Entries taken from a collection
<<<<
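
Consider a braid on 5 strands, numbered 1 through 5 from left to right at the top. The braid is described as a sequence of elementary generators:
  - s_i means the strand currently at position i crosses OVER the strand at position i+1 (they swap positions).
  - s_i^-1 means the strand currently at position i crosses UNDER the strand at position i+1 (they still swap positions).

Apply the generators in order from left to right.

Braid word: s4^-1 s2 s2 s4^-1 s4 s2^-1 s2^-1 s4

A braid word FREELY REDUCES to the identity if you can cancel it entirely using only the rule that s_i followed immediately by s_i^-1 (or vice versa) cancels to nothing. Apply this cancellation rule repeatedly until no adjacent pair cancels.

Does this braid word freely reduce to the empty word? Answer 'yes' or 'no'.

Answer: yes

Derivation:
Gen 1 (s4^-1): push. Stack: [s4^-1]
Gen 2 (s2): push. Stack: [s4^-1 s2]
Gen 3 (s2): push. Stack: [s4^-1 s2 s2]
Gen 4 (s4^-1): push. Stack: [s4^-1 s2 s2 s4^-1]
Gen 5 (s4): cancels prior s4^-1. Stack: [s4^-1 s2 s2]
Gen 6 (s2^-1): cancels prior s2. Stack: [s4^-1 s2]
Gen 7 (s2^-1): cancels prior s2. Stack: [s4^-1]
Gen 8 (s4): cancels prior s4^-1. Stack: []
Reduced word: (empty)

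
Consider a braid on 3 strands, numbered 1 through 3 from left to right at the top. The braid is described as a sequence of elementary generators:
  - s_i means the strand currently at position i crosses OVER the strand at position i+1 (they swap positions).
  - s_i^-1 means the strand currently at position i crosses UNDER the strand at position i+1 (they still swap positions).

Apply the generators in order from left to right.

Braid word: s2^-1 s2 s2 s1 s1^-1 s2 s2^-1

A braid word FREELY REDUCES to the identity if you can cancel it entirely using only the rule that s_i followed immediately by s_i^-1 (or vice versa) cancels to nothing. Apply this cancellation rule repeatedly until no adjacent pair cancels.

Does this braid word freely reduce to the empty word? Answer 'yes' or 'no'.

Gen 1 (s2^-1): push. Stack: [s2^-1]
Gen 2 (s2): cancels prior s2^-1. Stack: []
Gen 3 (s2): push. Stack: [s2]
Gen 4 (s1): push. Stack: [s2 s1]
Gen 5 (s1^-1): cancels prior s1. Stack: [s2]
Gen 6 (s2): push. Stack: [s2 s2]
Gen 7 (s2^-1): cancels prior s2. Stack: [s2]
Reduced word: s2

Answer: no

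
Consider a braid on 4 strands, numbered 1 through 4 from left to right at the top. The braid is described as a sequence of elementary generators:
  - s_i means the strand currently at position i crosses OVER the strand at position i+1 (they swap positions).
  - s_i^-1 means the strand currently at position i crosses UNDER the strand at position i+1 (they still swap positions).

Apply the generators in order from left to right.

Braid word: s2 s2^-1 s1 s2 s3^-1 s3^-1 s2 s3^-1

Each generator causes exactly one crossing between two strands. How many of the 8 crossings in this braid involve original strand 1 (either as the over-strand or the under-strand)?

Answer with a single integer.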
>>>>
§ Exercise
Retype each entry without altering a single word.

§ Answer box
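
Consider a braid on 5 strands, numbered 1 through 5 from left to right at the top. The braid is described as a sequence of elementary generators:
  - s_i means the strand currently at position i crosses OVER the strand at position i+1 (they swap positions).
  - s_i^-1 means the strand currently at position i crosses UNDER the strand at position i+1 (they still swap positions).

Apply the generators in order from left to right.

Braid word: s4^-1 s2 s2 s4^-1 s4 s2^-1 s2^-1 s4

A braid word FREELY REDUCES to the identity if you can cancel it entirely using only the rule that s_i followed immediately by s_i^-1 (or vice versa) cancels to nothing. Apply this cancellation rule repeatedly until no adjacent pair cancels.

Does this braid word freely reduce to the empty word? Answer 'yes' or 'no'.

Answer: yes

Derivation:
Gen 1 (s4^-1): push. Stack: [s4^-1]
Gen 2 (s2): push. Stack: [s4^-1 s2]
Gen 3 (s2): push. Stack: [s4^-1 s2 s2]
Gen 4 (s4^-1): push. Stack: [s4^-1 s2 s2 s4^-1]
Gen 5 (s4): cancels prior s4^-1. Stack: [s4^-1 s2 s2]
Gen 6 (s2^-1): cancels prior s2. Stack: [s4^-1 s2]
Gen 7 (s2^-1): cancels prior s2. Stack: [s4^-1]
Gen 8 (s4): cancels prior s4^-1. Stack: []
Reduced word: (empty)

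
Consider a braid on 3 strands, numbered 1 through 3 from left to right at the top. The braid is described as a sequence of elementary generators:
  - s_i means the strand currently at position i crosses OVER the strand at position i+1 (they swap positions).
  - s_i^-1 means the strand currently at position i crosses UNDER the strand at position i+1 (they still swap positions).

Apply the generators in order from left to right.

Braid word: s2^-1 s2 s2 s1 s1^-1 s2 s2^-1

A braid word FREELY REDUCES to the identity if you can cancel it entirely using only the rule that s_i followed immediately by s_i^-1 (or vice versa) cancels to nothing. Apply this cancellation rule repeatedly until no adjacent pair cancels.

Does this braid word freely reduce to the empty word? Answer 'yes' or 'no'.

Gen 1 (s2^-1): push. Stack: [s2^-1]
Gen 2 (s2): cancels prior s2^-1. Stack: []
Gen 3 (s2): push. Stack: [s2]
Gen 4 (s1): push. Stack: [s2 s1]
Gen 5 (s1^-1): cancels prior s1. Stack: [s2]
Gen 6 (s2): push. Stack: [s2 s2]
Gen 7 (s2^-1): cancels prior s2. Stack: [s2]
Reduced word: s2

Answer: no

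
Consider a braid on 4 strands, numbered 1 through 4 from left to right at the top. The braid is described as a sequence of elementary generators:
  - s_i means the strand currently at position i crosses OVER the strand at position i+1 (they swap positions).
  - s_i^-1 means the strand currently at position i crosses UNDER the strand at position i+1 (they still swap positions).

Apply the generators in order from left to right.

Braid word: s2 s2^-1 s1 s2 s3^-1 s3^-1 s2 s3^-1

Each generator causes exactly one crossing between two strands. How many of the 8 crossings in this braid involve original strand 1 (either as the over-strand or the under-strand)?

Answer with a single integer.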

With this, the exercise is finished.